▸ WHAT THE TASK ASKS
Set down exactly the lines in the records below that run from the line with "How many backbone" to the line with "Count the True", inclusive, and nothing more.

▸ GIVEN DATA
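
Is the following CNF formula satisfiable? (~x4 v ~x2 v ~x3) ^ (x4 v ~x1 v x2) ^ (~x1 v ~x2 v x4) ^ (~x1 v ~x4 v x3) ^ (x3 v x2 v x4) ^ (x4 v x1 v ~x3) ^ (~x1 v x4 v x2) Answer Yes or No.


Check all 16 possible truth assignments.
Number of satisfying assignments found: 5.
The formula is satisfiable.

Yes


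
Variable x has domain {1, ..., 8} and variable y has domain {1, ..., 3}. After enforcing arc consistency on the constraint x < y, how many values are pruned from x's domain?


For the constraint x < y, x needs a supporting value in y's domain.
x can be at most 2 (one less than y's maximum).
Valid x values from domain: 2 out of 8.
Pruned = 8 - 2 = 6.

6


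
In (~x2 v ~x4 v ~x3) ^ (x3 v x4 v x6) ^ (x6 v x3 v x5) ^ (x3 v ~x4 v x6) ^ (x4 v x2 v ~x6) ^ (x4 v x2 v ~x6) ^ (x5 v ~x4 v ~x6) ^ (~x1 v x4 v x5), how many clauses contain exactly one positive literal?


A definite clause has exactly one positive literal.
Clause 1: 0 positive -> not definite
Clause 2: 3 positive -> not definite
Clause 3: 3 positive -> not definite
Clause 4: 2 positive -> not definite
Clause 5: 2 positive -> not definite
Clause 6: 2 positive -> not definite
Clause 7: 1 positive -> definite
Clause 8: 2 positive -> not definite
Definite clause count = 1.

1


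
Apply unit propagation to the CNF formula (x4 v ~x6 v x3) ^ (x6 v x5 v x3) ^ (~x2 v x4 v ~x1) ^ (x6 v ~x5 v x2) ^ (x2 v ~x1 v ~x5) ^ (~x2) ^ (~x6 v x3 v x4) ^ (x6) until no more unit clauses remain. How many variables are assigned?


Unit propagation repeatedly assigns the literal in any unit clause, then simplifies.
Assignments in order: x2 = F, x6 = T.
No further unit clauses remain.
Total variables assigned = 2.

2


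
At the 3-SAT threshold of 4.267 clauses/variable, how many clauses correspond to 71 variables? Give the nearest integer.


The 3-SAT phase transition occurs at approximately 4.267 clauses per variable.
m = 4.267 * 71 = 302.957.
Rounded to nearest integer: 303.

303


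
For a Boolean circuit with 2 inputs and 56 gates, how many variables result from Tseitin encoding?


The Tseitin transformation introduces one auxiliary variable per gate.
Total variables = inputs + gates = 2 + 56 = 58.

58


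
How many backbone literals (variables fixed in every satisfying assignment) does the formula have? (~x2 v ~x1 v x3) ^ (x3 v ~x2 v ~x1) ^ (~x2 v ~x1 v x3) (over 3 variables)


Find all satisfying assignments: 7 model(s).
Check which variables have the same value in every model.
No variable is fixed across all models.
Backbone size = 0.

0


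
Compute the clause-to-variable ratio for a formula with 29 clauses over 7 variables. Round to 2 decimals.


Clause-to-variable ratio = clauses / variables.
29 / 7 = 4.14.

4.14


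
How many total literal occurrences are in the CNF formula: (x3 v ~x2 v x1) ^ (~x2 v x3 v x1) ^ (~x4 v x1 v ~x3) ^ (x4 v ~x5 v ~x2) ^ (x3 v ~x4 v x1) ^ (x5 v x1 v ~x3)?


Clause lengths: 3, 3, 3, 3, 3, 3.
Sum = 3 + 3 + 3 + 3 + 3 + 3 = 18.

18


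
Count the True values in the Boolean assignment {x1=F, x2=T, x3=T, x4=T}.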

...

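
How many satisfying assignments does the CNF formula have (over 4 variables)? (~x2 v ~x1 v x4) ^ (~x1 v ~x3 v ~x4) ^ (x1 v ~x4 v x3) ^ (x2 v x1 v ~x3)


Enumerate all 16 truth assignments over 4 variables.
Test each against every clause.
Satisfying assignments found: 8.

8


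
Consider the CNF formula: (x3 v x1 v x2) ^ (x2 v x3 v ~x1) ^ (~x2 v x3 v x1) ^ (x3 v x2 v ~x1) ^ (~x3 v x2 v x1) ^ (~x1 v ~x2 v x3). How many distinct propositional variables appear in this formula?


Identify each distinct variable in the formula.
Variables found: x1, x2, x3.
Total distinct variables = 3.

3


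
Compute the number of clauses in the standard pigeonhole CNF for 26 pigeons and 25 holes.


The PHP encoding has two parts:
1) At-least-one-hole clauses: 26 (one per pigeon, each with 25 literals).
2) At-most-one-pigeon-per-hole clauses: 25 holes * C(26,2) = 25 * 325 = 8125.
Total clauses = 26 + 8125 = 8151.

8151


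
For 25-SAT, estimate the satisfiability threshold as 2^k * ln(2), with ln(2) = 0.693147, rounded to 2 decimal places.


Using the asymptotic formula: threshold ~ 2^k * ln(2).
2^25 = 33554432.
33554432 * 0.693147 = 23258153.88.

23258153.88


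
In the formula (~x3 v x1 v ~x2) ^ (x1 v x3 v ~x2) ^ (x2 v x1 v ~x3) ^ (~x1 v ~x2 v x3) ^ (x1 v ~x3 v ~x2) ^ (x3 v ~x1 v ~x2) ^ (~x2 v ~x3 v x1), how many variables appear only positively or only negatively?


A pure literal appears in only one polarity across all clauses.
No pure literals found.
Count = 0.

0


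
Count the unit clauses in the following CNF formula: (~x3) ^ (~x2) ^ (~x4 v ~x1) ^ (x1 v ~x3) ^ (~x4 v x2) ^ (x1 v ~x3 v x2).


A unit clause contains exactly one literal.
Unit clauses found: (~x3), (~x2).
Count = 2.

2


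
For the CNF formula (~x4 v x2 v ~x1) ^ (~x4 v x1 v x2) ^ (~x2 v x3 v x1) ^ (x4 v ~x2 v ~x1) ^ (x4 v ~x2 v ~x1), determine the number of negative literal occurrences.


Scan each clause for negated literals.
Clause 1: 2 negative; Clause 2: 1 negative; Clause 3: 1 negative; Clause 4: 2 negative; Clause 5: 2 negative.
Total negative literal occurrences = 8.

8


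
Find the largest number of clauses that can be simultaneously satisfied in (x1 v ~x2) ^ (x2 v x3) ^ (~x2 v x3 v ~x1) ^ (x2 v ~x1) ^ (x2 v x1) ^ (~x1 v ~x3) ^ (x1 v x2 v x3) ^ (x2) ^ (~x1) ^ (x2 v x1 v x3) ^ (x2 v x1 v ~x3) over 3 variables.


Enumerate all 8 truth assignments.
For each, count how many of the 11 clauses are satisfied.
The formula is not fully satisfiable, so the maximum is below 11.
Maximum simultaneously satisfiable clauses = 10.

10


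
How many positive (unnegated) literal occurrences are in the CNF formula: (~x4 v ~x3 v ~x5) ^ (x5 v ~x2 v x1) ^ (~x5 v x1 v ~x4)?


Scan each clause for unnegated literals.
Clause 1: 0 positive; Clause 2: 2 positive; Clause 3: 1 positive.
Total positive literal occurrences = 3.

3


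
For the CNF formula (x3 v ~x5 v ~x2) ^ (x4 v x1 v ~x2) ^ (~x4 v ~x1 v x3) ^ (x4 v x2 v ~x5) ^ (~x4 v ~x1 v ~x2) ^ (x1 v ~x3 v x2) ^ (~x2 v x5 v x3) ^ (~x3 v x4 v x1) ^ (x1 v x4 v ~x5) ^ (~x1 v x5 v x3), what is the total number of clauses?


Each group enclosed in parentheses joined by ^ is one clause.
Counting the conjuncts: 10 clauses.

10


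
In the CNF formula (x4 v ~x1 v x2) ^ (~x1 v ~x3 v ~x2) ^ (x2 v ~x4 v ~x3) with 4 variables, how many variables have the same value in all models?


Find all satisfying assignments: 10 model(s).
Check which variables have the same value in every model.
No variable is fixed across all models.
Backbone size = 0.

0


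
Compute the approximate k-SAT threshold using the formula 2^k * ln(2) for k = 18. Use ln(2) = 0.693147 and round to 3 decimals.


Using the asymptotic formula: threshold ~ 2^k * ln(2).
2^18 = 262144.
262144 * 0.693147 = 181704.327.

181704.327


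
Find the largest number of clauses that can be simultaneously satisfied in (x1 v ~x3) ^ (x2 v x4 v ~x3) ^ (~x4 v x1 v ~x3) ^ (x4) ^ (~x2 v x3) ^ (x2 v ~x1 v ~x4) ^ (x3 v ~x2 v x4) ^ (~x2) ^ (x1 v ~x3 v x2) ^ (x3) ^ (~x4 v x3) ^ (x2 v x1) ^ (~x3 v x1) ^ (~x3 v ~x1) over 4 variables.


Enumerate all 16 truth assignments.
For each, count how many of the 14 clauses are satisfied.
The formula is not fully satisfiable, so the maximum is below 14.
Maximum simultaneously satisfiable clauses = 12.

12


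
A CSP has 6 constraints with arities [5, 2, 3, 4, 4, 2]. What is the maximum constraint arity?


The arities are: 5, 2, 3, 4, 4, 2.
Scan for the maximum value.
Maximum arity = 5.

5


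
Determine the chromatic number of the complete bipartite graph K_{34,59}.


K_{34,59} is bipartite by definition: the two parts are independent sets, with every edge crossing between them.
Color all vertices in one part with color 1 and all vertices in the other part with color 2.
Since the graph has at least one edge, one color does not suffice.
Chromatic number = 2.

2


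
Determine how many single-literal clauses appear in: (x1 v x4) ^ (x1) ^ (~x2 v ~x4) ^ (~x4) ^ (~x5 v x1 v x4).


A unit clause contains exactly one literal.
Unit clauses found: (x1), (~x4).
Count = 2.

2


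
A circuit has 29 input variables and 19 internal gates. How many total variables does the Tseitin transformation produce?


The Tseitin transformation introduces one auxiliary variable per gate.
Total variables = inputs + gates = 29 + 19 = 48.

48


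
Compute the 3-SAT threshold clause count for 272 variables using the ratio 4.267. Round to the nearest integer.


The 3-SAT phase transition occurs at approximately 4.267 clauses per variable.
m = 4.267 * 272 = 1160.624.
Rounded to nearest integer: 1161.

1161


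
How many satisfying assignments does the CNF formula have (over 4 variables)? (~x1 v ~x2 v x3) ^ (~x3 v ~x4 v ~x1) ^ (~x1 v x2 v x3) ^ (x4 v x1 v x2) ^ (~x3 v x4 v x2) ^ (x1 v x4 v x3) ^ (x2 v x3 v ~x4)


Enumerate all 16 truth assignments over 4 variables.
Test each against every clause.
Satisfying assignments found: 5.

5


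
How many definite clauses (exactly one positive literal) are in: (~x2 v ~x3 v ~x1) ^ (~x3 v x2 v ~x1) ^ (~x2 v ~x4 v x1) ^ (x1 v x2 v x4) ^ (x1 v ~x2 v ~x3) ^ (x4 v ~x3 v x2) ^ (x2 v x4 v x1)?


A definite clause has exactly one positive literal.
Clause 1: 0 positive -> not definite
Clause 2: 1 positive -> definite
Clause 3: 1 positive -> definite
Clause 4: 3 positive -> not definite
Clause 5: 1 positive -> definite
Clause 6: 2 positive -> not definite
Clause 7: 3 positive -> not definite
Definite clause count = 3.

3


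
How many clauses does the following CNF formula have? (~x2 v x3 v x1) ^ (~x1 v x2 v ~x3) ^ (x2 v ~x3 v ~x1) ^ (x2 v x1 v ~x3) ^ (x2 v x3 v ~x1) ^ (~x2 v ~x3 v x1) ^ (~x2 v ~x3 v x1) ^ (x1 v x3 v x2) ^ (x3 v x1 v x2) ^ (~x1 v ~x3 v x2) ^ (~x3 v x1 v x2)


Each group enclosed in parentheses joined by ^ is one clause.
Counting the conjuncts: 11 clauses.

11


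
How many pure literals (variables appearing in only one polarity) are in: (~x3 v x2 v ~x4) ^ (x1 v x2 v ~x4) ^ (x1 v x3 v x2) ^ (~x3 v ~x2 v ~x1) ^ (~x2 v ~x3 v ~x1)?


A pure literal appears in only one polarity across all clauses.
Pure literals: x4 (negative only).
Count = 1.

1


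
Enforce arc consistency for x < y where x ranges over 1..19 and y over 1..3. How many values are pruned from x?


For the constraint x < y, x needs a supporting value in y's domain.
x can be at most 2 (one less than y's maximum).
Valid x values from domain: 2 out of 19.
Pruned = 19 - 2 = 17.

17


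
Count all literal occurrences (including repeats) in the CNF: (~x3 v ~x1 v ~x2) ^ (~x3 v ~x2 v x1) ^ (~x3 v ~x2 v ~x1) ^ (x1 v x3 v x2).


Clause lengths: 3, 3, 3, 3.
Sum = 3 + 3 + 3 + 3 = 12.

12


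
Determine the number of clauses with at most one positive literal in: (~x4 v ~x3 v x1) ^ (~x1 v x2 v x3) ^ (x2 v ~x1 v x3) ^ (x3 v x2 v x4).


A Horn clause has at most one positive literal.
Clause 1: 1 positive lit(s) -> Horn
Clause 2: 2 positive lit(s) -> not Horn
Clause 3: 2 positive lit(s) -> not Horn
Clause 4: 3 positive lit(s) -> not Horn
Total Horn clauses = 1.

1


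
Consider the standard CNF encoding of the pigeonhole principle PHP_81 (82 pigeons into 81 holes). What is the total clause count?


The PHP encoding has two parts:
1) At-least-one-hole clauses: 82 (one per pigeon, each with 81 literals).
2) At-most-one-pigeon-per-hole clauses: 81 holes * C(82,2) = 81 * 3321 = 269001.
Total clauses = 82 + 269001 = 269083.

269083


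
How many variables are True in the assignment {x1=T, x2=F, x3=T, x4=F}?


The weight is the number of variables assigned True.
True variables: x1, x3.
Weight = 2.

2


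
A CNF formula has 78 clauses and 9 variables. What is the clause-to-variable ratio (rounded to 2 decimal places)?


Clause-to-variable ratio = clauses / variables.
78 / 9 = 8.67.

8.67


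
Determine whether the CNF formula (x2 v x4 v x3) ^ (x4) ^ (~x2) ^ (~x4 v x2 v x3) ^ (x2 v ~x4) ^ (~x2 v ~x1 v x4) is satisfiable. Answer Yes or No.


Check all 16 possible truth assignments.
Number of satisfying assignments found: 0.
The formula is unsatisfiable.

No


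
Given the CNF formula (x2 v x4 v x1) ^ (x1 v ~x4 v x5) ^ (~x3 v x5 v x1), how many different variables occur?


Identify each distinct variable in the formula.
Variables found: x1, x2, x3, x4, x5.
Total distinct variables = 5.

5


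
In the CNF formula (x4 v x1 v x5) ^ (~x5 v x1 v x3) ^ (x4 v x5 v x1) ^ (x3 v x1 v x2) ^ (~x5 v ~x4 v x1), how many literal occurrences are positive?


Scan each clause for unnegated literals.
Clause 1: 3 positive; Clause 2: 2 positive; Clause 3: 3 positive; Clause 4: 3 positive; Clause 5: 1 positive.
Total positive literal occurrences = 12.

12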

▸ SOLUTION TO THE PROBLEM
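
How many backbone literals (variables fixed in every satisfying assignment) does the formula have? (~x2 v ~x1 v x3) ^ (x3 v ~x2 v ~x1) ^ (~x2 v ~x1 v x3) (over 3 variables)


Find all satisfying assignments: 7 model(s).
Check which variables have the same value in every model.
No variable is fixed across all models.
Backbone size = 0.

0


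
Compute the clause-to-variable ratio for a formula with 29 clauses over 7 variables. Round to 2 decimals.


Clause-to-variable ratio = clauses / variables.
29 / 7 = 4.14.

4.14


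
How many total literal occurrences are in the CNF formula: (x3 v ~x2 v x1) ^ (~x2 v x3 v x1) ^ (~x4 v x1 v ~x3) ^ (x4 v ~x5 v ~x2) ^ (x3 v ~x4 v x1) ^ (x5 v x1 v ~x3)?


Clause lengths: 3, 3, 3, 3, 3, 3.
Sum = 3 + 3 + 3 + 3 + 3 + 3 = 18.

18


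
Count the True values in the Boolean assignment {x1=F, x2=T, x3=T, x4=T}.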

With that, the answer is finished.